### Task prompt
In the records below, find the line containing "at t = 57 h."; give it again exactly, along with every line that follows, and nothing else.

### Input material

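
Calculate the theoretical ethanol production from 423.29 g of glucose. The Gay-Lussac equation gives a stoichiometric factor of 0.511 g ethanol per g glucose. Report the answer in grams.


Theoretical ethanol yield: m_EtOH = 0.511 * m_glucose
m_EtOH = 0.511 * 423.29 = 216.3012 g

216.3012 g


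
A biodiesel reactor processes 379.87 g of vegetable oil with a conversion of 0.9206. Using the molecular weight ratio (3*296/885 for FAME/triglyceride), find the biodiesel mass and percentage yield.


m_FAME = oil * conv * (3 * 296 / 885) = oil * conv * (888/885)
= 379.87 * 0.9206 * 888 / 885
= 350.8938 g
Y = m_FAME / oil * 100 = conv * (888/885) * 100
= 0.9206 * 888 / 885 * 100
= 92.37%

350.8938 g FAME; Y = 92.37%


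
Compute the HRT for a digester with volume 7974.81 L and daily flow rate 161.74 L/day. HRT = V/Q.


HRT = V / Q
= 7974.81 / 161.74
= 49.3064 days

49.3064 days


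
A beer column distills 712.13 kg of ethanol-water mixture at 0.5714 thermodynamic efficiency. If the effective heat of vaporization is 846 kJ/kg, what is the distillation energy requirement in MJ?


E = m * 846 / (eta * 1000)
= 712.13 * 846 / (0.5714 * 1000)
= 1054.3612 MJ

1054.3612 MJ


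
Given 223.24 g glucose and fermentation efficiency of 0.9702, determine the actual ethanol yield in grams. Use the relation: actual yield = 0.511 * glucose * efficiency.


Actual ethanol: m = 0.511 * 223.24 * 0.9702
m = 110.6762 g

110.6762 g


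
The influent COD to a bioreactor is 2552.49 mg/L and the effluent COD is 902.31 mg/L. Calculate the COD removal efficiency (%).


eta = (COD_in - COD_out) / COD_in * 100
= (2552.49 - 902.31) / 2552.49 * 100
= 64.6498%

64.6498%


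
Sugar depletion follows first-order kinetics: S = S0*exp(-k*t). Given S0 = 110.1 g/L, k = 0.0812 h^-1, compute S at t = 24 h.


S = S0 * exp(-k * t)
S = 110.1 * exp(-0.0812 * 24)
S = 15.6832 g/L

15.6832 g/L


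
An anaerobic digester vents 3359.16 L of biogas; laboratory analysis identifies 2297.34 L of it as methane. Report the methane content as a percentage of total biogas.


CH4% = V_CH4 / V_total * 100
= 2297.34 / 3359.16 * 100
= 68.3903%

68.3903%


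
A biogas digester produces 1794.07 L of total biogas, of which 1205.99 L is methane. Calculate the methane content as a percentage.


CH4% = V_CH4 / V_total * 100
= 1205.99 / 1794.07 * 100
= 67.2209%

67.2209%


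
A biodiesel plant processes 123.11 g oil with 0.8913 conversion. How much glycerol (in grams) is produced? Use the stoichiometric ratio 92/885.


glycerol = oil * conv * (92/885)
= 123.11 * 0.8913 * 92 / 885
= 11.4067 g

11.4067 g


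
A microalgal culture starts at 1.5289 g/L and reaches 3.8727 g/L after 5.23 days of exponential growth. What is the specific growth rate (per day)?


mu = ln(X2/X1) / dt
= ln(3.8727/1.5289) / 5.23
= 0.1777 per day

0.1777 per day


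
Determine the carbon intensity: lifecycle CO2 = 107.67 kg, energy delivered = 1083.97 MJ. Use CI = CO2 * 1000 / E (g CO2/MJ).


CI = CO2 * 1000 / E
= 107.67 * 1000 / 1083.97
= 99.3293 g CO2/MJ

99.3293 g CO2/MJ


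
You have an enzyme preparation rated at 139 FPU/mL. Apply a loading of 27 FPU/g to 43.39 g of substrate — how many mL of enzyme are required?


V = dosage * m_sub / activity
V = 27 * 43.39 / 139
V = 8.4283 mL

8.4283 mL


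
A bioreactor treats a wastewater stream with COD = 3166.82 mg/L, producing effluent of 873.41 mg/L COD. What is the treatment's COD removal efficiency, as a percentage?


eta = (COD_in - COD_out) / COD_in * 100
= (3166.82 - 873.41) / 3166.82 * 100
= 72.4200%

72.4200%


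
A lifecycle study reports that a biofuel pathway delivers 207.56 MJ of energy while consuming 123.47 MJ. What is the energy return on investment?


EROI = E_out / E_in
= 207.56 / 123.47
= 1.6811

1.6811


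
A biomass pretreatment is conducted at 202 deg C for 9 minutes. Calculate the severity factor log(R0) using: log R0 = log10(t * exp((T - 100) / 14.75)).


logR0 = log10(t * exp((T - 100) / 14.75))
= log10(9 * exp((202 - 100) / 14.75))
= 3.9575

3.9575


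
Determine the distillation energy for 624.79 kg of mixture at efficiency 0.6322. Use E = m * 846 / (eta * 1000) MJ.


E = m * 846 / (eta * 1000)
= 624.79 * 846 / (0.6322 * 1000)
= 836.0841 MJ

836.0841 MJ


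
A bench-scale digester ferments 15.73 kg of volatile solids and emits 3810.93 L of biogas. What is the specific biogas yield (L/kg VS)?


Y = V / VS
= 3810.93 / 15.73
= 242.2715 L/kg VS

242.2715 L/kg VS


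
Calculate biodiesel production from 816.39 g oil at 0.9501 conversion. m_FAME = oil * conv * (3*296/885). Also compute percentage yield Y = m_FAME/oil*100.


m_FAME = oil * conv * (3 * 296 / 885) = oil * conv * (888/885)
= 816.39 * 0.9501 * 888 / 885
= 778.2815 g
Y = m_FAME / oil * 100 = conv * (888/885) * 100
= 0.9501 * 888 / 885 * 100
= 95.33%

778.2815 g FAME; Y = 95.33%


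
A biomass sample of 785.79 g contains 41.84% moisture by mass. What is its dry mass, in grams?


Wd = Ww * (1 - MC/100)
= 785.79 * (1 - 41.84/100)
= 457.0155 g

457.0155 g


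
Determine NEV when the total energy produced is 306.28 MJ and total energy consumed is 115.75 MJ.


NEV = E_out - E_in
= 306.28 - 115.75
= 190.5300 MJ

190.5300 MJ


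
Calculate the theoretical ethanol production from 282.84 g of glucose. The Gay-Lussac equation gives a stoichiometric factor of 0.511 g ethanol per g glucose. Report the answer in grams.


Theoretical ethanol yield: m_EtOH = 0.511 * m_glucose
m_EtOH = 0.511 * 282.84 = 144.5312 g

144.5312 g


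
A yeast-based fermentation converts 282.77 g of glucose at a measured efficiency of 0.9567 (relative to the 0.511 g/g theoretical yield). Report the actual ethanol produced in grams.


Actual ethanol: m = 0.511 * 282.77 * 0.9567
m = 138.2388 g

138.2388 g


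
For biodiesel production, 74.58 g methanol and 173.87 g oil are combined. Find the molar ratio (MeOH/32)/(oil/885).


Molar ratio = n_MeOH / n_oil = (MeOH/32) / (oil/885) = (MeOH * 885) / (32 * oil)
= (74.58 * 885) / (32 * 173.87)
= 11.8629

11.8629


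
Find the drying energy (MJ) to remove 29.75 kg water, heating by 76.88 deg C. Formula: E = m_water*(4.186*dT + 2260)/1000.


E = m_water * (4.186 * dT + 2260) / 1000
= 29.75 * (4.186 * 76.88 + 2260) / 1000
= 76.8091 MJ

76.8091 MJ


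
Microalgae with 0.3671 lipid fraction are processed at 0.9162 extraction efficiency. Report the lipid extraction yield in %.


Y = lipid_content * extraction_eff * 100
= 0.3671 * 0.9162 * 100
= 33.6337%

33.6337%


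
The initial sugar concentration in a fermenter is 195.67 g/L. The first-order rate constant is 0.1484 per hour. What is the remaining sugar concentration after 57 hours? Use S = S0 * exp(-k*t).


S = S0 * exp(-k * t)
S = 195.67 * exp(-0.1484 * 57)
S = 0.0415 g/L

0.0415 g/L


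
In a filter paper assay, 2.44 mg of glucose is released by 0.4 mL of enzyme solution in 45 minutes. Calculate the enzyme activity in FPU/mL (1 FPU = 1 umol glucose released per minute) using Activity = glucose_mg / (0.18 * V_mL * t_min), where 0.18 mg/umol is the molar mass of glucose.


Activity = glucose_mg / (0.18 mg/umol * V_mL * t_min)
= 2.44 / (0.18 * 0.4 * 45)
= 0.7531 FPU/mL

0.7531 FPU/mL


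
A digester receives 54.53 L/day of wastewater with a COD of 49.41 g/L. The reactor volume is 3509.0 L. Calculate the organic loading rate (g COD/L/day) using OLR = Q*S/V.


OLR = Q * S / V
= 54.53 * 49.41 / 3509.0
= 0.7678 g/L/day

0.7678 g/L/day


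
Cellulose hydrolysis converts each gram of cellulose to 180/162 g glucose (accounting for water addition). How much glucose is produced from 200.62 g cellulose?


glucose = cellulose * 180/162
= 200.62 * 180/162
= 222.9111 g

222.9111 g


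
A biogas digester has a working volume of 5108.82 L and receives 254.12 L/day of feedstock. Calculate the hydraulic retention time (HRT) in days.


HRT = V / Q
= 5108.82 / 254.12
= 20.1040 days

20.1040 days


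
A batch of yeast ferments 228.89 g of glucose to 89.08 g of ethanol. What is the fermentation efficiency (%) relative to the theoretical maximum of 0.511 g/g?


Fermentation efficiency = (actual / (0.511 * glucose)) * 100
= (89.08 / (0.511 * 228.89)) * 100
= 76.1610%

76.1610%


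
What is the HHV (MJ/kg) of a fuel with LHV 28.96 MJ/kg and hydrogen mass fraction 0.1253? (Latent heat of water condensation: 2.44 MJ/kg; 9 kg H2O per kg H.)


HHV = LHV + H_frac * 9 * 2.44
= 28.96 + 0.1253 * 9 * 2.44
= 31.7116 MJ/kg

31.7116 MJ/kg


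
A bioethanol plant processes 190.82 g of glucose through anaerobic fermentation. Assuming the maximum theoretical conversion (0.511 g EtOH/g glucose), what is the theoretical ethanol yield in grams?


Theoretical ethanol yield: m_EtOH = 0.511 * m_glucose
m_EtOH = 0.511 * 190.82 = 97.5090 g

97.5090 g


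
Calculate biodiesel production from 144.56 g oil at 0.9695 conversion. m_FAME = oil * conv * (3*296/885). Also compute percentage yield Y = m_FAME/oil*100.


m_FAME = oil * conv * (3 * 296 / 885) = oil * conv * (888/885)
= 144.56 * 0.9695 * 888 / 885
= 140.6260 g
Y = m_FAME / oil * 100 = conv * (888/885) * 100
= 0.9695 * 888 / 885 * 100
= 97.28%

140.6260 g FAME; Y = 97.28%


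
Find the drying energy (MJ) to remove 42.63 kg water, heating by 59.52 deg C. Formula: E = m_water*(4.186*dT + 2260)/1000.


E = m_water * (4.186 * dT + 2260) / 1000
= 42.63 * (4.186 * 59.52 + 2260) / 1000
= 106.9651 MJ

106.9651 MJ


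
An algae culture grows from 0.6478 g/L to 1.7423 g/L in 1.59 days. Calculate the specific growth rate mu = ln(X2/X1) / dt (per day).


mu = ln(X2/X1) / dt
= ln(1.7423/0.6478) / 1.59
= 0.6223 per day

0.6223 per day


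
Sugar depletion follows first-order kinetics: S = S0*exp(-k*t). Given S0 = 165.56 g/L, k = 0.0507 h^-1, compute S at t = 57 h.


S = S0 * exp(-k * t)
S = 165.56 * exp(-0.0507 * 57)
S = 9.2021 g/L

9.2021 g/L


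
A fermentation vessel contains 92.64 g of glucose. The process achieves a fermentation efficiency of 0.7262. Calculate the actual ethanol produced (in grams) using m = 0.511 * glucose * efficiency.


Actual ethanol: m = 0.511 * 92.64 * 0.7262
m = 34.3776 g

34.3776 g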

### Reply to the task
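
Sugar depletion follows first-order kinetics: S = S0*exp(-k*t). Given S0 = 165.56 g/L, k = 0.0507 h^-1, compute S at t = 57 h.


S = S0 * exp(-k * t)
S = 165.56 * exp(-0.0507 * 57)
S = 9.2021 g/L

9.2021 g/L


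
A fermentation vessel contains 92.64 g of glucose. The process achieves a fermentation efficiency of 0.7262. Calculate the actual ethanol produced (in grams) using m = 0.511 * glucose * efficiency.


Actual ethanol: m = 0.511 * 92.64 * 0.7262
m = 34.3776 g

34.3776 g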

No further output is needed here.